> Material supplied:
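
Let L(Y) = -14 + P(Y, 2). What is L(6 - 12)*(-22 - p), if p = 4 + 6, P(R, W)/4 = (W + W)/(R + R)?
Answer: 1472/3 ≈ 490.67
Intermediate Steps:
P(R, W) = 4*W/R (P(R, W) = 4*((W + W)/(R + R)) = 4*((2*W)/((2*R))) = 4*((2*W)*(1/(2*R))) = 4*(W/R) = 4*W/R)
p = 10
L(Y) = -14 + 8/Y (L(Y) = -14 + 4*2/Y = -14 + 8/Y)
L(6 - 12)*(-22 - p) = (-14 + 8/(6 - 12))*(-22 - 1*10) = (-14 + 8/(-6))*(-22 - 10) = (-14 + 8*(-⅙))*(-32) = (-14 - 4/3)*(-32) = -46/3*(-32) = 1472/3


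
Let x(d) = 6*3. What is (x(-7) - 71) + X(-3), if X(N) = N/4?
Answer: -215/4 ≈ -53.750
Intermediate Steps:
X(N) = N/4 (X(N) = N*(1/4) = N/4)
x(d) = 18
(x(-7) - 71) + X(-3) = (18 - 71) + (1/4)*(-3) = -53 - 3/4 = -215/4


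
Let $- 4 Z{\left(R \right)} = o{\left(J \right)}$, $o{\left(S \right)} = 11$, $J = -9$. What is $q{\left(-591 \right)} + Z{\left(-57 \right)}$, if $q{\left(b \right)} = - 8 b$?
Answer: $\frac{18901}{4} \approx 4725.3$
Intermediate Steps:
$Z{\left(R \right)} = - \frac{11}{4}$ ($Z{\left(R \right)} = \left(- \frac{1}{4}\right) 11 = - \frac{11}{4}$)
$q{\left(-591 \right)} + Z{\left(-57 \right)} = \left(-8\right) \left(-591\right) - \frac{11}{4} = 4728 - \frac{11}{4} = \frac{18901}{4}$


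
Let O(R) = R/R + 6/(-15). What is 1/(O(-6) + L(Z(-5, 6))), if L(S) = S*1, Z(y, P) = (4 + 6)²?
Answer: 5/503 ≈ 0.0099404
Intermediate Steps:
O(R) = ⅗ (O(R) = 1 + 6*(-1/15) = 1 - ⅖ = ⅗)
Z(y, P) = 100 (Z(y, P) = 10² = 100)
L(S) = S
1/(O(-6) + L(Z(-5, 6))) = 1/(⅗ + 100) = 1/(503/5) = 5/503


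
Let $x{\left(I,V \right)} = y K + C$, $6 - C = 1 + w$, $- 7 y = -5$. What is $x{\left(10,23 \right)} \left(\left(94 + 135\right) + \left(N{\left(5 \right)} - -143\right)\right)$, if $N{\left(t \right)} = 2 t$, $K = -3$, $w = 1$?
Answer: $\frac{4966}{7} \approx 709.43$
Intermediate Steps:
$y = \frac{5}{7}$ ($y = \left(- \frac{1}{7}\right) \left(-5\right) = \frac{5}{7} \approx 0.71429$)
$C = 4$ ($C = 6 - \left(1 + 1\right) = 6 - 2 = 4$)
$x{\left(I,V \right)} = \frac{13}{7}$ ($x{\left(I,V \right)} = \frac{5}{7} \left(-3\right) + 4 = - \frac{15}{7} + 4 = \frac{13}{7}$)
$x{\left(10,23 \right)} \left(\left(94 + 135\right) + \left(N{\left(5 \right)} - -143\right)\right) = \frac{13 \left(\left(94 + 135\right) + \left(2 \cdot 5 - -143\right)\right)}{7} = \frac{13 \left(229 + \left(10 + 143\right)\right)}{7} = \frac{13 \left(229 + 153\right)}{7} = \frac{13}{7} \cdot 382 = \frac{4966}{7}$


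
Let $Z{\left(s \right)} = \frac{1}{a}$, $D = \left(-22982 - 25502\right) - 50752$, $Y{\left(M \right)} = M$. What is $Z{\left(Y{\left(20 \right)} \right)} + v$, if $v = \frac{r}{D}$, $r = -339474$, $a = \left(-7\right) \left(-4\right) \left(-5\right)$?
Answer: $\frac{11856781}{3473260} \approx 3.4137$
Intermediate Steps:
$a = -140$ ($a = 28 \left(-5\right) = -140$)
$D = -99236$ ($D = -48484 - 50752 = -99236$)
$Z{\left(s \right)} = - \frac{1}{140}$ ($Z{\left(s \right)} = \frac{1}{-140} = - \frac{1}{140}$)
$v = \frac{169737}{49618}$ ($v = - \frac{339474}{-99236} = \left(-339474\right) \left(- \frac{1}{99236}\right) = \frac{169737}{49618} \approx 3.4209$)
$Z{\left(Y{\left(20 \right)} \right)} + v = - \frac{1}{140} + \frac{169737}{49618} = \frac{11856781}{3473260}$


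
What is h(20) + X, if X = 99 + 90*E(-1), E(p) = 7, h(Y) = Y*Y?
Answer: 1129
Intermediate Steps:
h(Y) = Y²
X = 729 (X = 99 + 90*7 = 99 + 630 = 729)
h(20) + X = 20² + 729 = 400 + 729 = 1129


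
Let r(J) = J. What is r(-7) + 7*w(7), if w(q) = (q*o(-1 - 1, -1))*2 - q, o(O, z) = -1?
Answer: -154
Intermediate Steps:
w(q) = -3*q (w(q) = (q*(-1))*2 - q = -q*2 - q = -2*q - q = -3*q)
r(-7) + 7*w(7) = -7 + 7*(-3*7) = -7 + 7*(-21) = -7 - 147 = -154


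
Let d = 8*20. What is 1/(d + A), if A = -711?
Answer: -1/551 ≈ -0.0018149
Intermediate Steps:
d = 160
1/(d + A) = 1/(160 - 711) = 1/(-551) = -1/551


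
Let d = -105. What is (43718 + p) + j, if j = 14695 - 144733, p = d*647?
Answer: -154255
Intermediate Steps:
p = -67935 (p = -105*647 = -67935)
j = -130038
(43718 + p) + j = (43718 - 67935) - 130038 = -24217 - 130038 = -154255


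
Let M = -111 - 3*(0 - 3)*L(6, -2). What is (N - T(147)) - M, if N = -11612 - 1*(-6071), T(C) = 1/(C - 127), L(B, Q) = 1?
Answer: -108781/20 ≈ -5439.0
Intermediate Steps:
T(C) = 1/(-127 + C)
N = -5541 (N = -11612 + 6071 = -5541)
M = -102 (M = -111 - 3*(0 - 3) = -111 - (-9) = -111 - 3*(-3) = -111 + 9 = -102)
(N - T(147)) - M = (-5541 - 1/(-127 + 147)) - 1*(-102) = (-5541 - 1/20) + 102 = -110821/20 + 102 = -108781/20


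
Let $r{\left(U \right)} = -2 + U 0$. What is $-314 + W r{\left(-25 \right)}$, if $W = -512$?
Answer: $710$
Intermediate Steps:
$r{\left(U \right)} = -2$ ($r{\left(U \right)} = -2 + 0 = -2$)
$-314 + W r{\left(-25 \right)} = -314 - -1024 = -314 + 1024 = 710$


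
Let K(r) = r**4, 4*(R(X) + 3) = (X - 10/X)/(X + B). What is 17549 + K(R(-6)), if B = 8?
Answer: 5874537649/331776 ≈ 17706.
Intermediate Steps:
R(X) = -3 + (X - 10/X)/(4*(8 + X)) (R(X) = -3 + ((X - 10/X)/(X + 8))/4 = -3 + ((X - 10/X)/(8 + X))/4 = -3 + (X - 10/X)/(4*(8 + X)))
17549 + K(R(-6)) = 17549 + ((1/4)*(-10 - 96*(-6) - 11*(-6)**2)/(-6*(8 - 6)))**4 = 17549 + ((1/4)*(-1/6)*(-10 + 576 - 11*36)/2)**4 = 17549 + ((1/4)*(-1/6)*(1/2)*(-10 + 576 - 396))**4 = 17549 + ((1/4)*(-1/6)*(1/2)*170)**4 = 17549 + (-85/24)**4 = 17549 + 52200625/331776 = 5874537649/331776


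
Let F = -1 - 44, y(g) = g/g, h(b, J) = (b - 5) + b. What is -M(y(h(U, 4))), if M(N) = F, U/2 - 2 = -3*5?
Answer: 45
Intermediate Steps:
U = -26 (U = 4 + 2*(-3*5) = 4 + 2*(-15) = 4 - 30 = -26)
h(b, J) = -5 + 2*b (h(b, J) = (-5 + b) + b = -5 + 2*b)
y(g) = 1
F = -45
M(N) = -45
-M(y(h(U, 4))) = -1*(-45) = 45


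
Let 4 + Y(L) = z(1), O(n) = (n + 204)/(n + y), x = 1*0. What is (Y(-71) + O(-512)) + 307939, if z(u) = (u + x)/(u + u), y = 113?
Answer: 35104735/114 ≈ 3.0794e+5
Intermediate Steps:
x = 0
O(n) = (204 + n)/(113 + n) (O(n) = (n + 204)/(n + 113) = (204 + n)/(113 + n))
z(u) = 1/2 (z(u) = (u + 0)/(u + u) = u/((2*u)) = u*(1/(2*u)) = 1/2)
Y(L) = -7/2 (Y(L) = -4 + 1/2 = -7/2)
(Y(-71) + O(-512)) + 307939 = (-7/2 + (204 - 512)/(113 - 512)) + 307939 = (-7/2 - 308/(-399)) + 307939 = (-7/2 - 1/399*(-308)) + 307939 = (-7/2 + 44/57) + 307939 = -311/114 + 307939 = 35104735/114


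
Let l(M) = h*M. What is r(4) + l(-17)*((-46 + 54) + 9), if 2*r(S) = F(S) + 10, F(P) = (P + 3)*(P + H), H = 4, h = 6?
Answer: -1701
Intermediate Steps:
F(P) = (3 + P)*(4 + P) (F(P) = (P + 3)*(P + 4) = (3 + P)*(4 + P))
l(M) = 6*M
r(S) = 11 + S²/2 + 7*S/2 (r(S) = ((12 + S² + 7*S) + 10)/2 = (22 + S² + 7*S)/2 = 11 + S²/2 + 7*S/2)
r(4) + l(-17)*((-46 + 54) + 9) = (11 + (½)*4² + (7/2)*4) + (6*(-17))*((-46 + 54) + 9) = (11 + (½)*16 + 14) - 102*(8 + 9) = (11 + 8 + 14) - 102*17 = 33 - 1734 = -1701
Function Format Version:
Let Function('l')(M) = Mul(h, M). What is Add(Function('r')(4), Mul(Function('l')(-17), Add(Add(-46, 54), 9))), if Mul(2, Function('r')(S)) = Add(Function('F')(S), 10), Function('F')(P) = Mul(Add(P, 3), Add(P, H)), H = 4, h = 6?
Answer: -1701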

> Action item: Copy each line of the listing that contains "Function".

> Task output:
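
Function Format Version:
Let Function('l')(M) = Mul(h, M). What is Add(Function('r')(4), Mul(Function('l')(-17), Add(Add(-46, 54), 9))), if Mul(2, Function('r')(S)) = Add(Function('F')(S), 10), Function('F')(P) = Mul(Add(P, 3), Add(P, H)), H = 4, h = 6?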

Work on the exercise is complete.